- [DATA SECTION]:
- - - - - - -

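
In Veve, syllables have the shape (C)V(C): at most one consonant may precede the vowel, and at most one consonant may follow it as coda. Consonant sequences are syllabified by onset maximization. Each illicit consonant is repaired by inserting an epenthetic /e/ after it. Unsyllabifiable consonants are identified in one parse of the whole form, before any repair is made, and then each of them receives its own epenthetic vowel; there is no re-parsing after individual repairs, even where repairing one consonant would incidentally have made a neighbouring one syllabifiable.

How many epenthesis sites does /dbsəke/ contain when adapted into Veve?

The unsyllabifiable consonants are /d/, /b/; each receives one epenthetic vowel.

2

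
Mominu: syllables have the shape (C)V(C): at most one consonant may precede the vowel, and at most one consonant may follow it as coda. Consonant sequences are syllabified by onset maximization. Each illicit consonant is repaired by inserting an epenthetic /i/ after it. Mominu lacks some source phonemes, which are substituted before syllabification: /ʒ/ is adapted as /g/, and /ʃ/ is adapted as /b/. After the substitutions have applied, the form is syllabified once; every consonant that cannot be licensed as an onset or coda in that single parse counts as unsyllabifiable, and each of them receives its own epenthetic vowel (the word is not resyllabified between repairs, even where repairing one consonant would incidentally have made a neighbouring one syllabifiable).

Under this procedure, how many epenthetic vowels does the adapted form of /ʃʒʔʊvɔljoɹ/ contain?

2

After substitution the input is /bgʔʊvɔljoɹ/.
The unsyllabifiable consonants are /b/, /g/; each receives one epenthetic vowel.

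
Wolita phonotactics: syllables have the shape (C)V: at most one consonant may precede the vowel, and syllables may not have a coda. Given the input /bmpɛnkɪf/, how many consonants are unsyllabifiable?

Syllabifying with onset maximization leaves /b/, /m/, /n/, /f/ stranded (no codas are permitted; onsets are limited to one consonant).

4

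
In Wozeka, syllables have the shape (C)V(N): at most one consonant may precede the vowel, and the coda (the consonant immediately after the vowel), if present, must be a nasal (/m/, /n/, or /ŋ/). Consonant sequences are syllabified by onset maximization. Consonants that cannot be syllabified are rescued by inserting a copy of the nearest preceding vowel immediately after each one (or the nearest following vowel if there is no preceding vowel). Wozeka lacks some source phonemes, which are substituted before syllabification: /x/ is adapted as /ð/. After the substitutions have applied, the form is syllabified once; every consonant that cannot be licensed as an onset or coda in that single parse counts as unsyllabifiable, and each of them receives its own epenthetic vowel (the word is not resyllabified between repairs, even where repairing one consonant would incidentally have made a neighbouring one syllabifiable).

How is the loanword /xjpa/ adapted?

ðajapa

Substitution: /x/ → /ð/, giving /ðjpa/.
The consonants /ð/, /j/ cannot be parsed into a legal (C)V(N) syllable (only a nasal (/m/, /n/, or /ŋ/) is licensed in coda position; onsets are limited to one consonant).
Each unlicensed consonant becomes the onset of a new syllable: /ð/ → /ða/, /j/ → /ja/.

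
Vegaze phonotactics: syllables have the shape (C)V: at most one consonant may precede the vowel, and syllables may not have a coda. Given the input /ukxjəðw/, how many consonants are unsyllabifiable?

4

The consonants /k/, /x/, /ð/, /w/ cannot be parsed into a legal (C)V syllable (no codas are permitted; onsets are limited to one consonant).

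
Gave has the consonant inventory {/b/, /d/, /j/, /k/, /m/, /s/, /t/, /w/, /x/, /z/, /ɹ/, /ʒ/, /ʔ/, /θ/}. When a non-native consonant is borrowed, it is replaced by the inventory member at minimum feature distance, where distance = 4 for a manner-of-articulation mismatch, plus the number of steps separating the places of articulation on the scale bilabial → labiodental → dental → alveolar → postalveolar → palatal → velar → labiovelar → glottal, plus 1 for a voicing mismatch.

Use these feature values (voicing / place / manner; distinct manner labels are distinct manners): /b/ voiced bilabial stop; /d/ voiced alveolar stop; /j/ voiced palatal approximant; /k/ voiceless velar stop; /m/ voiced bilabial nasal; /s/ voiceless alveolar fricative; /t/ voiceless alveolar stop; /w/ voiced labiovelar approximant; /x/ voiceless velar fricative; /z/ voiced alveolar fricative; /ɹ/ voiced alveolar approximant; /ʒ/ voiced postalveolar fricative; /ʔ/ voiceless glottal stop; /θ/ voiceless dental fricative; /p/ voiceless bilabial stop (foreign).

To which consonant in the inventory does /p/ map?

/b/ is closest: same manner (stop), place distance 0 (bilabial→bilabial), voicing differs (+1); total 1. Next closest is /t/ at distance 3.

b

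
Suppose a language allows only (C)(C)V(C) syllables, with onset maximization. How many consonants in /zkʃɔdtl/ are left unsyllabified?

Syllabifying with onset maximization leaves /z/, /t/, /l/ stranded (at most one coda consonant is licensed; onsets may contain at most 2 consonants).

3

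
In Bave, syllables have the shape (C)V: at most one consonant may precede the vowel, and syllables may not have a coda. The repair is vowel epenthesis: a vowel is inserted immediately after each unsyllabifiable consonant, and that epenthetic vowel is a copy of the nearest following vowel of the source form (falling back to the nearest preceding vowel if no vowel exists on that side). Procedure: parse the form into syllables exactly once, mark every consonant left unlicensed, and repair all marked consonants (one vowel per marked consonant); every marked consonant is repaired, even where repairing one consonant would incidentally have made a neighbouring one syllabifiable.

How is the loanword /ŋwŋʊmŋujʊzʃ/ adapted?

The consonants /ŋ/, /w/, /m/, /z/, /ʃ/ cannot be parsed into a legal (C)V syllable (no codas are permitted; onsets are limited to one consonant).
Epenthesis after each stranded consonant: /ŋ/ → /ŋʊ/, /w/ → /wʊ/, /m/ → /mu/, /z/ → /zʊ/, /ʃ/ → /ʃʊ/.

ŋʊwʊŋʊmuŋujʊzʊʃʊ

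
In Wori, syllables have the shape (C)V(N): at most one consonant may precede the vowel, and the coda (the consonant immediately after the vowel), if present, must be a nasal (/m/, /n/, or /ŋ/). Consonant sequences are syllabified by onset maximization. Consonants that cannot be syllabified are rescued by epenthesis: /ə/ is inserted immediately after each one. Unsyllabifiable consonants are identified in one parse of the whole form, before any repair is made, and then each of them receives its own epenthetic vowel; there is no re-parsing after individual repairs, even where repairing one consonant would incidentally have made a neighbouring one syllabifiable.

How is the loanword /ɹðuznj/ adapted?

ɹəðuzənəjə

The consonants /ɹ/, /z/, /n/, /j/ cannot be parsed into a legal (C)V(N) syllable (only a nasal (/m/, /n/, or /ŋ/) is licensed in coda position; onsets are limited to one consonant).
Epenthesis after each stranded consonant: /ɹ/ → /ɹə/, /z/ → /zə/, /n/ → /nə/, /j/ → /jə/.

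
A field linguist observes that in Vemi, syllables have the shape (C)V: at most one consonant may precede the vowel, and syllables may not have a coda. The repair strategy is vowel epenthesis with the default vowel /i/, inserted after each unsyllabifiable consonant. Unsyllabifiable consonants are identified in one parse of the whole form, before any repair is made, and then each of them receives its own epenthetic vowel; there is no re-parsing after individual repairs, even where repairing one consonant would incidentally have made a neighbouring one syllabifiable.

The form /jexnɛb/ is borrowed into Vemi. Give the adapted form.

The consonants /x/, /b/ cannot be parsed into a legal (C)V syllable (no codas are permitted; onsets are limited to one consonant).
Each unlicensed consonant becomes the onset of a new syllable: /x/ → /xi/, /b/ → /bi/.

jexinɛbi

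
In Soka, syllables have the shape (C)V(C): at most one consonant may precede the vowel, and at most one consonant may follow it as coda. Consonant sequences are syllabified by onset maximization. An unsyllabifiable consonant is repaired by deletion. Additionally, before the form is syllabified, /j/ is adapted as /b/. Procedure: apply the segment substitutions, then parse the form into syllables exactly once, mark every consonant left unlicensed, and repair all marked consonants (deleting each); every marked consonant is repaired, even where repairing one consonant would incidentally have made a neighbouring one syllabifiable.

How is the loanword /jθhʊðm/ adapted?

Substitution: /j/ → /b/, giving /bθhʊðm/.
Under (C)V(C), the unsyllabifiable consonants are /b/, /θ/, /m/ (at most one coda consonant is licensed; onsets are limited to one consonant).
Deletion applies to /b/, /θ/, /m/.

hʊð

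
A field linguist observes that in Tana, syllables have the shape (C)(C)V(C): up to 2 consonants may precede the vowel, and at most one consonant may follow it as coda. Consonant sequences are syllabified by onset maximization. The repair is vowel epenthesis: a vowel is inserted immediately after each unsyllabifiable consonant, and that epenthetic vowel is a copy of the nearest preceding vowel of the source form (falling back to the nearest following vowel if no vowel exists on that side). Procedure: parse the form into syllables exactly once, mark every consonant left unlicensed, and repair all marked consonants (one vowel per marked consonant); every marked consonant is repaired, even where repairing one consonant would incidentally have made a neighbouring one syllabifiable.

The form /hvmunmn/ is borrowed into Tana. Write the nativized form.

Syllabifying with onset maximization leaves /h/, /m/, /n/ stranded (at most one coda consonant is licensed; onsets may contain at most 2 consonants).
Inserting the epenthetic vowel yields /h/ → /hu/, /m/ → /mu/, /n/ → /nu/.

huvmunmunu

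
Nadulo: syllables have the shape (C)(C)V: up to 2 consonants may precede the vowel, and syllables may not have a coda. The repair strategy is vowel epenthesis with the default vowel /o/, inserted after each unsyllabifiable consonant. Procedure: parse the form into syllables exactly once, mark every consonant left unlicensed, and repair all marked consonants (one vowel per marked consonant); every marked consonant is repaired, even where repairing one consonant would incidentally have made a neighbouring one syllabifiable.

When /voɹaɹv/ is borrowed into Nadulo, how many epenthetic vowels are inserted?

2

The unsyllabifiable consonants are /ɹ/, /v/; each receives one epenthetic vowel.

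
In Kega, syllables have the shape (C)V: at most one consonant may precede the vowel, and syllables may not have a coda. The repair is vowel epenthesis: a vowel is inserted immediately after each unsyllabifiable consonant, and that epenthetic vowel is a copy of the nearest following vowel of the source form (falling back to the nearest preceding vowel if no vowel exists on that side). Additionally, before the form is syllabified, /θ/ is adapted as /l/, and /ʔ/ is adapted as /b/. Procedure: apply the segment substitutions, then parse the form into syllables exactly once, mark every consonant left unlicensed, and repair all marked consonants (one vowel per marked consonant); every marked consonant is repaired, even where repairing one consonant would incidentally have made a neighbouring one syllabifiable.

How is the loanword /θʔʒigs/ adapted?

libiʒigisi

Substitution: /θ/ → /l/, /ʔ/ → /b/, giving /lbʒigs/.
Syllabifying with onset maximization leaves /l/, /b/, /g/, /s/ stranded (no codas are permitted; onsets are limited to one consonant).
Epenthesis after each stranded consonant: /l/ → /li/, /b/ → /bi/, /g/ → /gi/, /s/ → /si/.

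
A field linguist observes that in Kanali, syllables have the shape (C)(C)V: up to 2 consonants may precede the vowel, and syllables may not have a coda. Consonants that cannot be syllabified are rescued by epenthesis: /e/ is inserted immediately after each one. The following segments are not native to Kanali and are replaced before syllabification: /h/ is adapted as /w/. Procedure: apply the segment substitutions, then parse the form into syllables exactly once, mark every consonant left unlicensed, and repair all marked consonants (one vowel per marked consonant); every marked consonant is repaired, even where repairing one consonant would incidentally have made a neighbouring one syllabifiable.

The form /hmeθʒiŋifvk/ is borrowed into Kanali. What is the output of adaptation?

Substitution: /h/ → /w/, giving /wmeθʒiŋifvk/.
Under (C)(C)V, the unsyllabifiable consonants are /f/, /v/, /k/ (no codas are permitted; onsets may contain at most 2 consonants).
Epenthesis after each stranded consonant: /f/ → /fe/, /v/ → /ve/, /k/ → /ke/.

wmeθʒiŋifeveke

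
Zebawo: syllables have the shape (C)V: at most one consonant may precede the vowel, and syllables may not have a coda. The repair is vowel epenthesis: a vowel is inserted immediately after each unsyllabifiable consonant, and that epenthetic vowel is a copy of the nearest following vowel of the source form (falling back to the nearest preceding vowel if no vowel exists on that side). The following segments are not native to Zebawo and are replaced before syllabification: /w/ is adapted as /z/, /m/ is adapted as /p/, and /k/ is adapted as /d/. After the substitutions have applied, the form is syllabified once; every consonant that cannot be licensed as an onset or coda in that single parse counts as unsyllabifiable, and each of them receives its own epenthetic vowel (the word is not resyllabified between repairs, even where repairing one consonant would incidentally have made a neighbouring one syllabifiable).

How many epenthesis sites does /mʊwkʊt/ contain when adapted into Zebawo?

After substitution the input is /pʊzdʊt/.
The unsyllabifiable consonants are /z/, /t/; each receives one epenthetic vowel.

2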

- - - - - - -

- [PROMPT]: Your response should be made up of the lines in the data that contain the word "alveolar".

- [TASK OUTPUT]:
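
Gave has the consonant inventory {/b/, /d/, /j/, /k/, /m/, /s/, /t/, /w/, /x/, /z/, /ɹ/, /ʒ/, /ʔ/, /θ/}. When a non-native consonant is borrowed, it is replaced by the inventory member at minimum feature distance, where distance = 4 for a manner-of-articulation mismatch, plus the number of steps separating the places of articulation on the scale bilabial → labiodental → dental → alveolar → postalveolar → palatal → velar → labiovelar → glottal, plus 1 for a voicing mismatch.
Use these feature values (voicing / place / manner; distinct manner labels are distinct manners): /b/ voiced bilabial stop; /d/ voiced alveolar stop; /j/ voiced palatal approximant; /k/ voiceless velar stop; /m/ voiced bilabial nasal; /s/ voiceless alveolar fricative; /t/ voiceless alveolar stop; /w/ voiced labiovelar approximant; /x/ voiceless velar fricative; /z/ voiced alveolar fricative; /ɹ/ voiced alveolar approximant; /ʒ/ voiced postalveolar fricative; /ʔ/ voiceless glottal stop; /θ/ voiceless dental fricative; /p/ voiceless bilabial stop (foreign).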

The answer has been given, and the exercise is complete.